Exercise data –
*** Begin section ***
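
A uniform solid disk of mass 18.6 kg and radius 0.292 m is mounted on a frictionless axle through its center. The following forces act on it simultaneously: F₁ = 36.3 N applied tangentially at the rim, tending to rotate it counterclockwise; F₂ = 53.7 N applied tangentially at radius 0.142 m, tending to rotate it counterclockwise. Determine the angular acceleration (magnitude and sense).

I = ½MR² = (1/2)(18.6)(0.292)² = 0.7930 kg·m².
Taking counterclockwise as positive: τ₁ = +(36.3)(0.292) = +10.60 N·m; τ₂ = +(53.7)(0.142) = +7.625 N·m.
Net torque τ = 18.22 N·m.
α = τ/I = 18.22/0.7930 = 22.98 rad/s².

α ≈ 23.0 rad/s², counterclockwise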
*** End section ***
What the exercise asks – Give back every line of the data exactly.

Solution to this task –
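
A uniform solid disk of mass 18.6 kg and radius 0.292 m is mounted on a frictionless axle through its center. The following forces act on it simultaneously: F₁ = 36.3 N applied tangentially at the rim, tending to rotate it counterclockwise; F₂ = 53.7 N applied tangentially at radius 0.142 m, tending to rotate it counterclockwise. Determine the angular acceleration (magnitude and sense).

I = ½MR² = (1/2)(18.6)(0.292)² = 0.7930 kg·m².
Taking counterclockwise as positive: τ₁ = +(36.3)(0.292) = +10.60 N·m; τ₂ = +(53.7)(0.142) = +7.625 N·m.
Net torque τ = 18.22 N·m.
α = τ/I = 18.22/0.7930 = 22.98 rad/s².

α ≈ 23.0 rad/s², counterclockwise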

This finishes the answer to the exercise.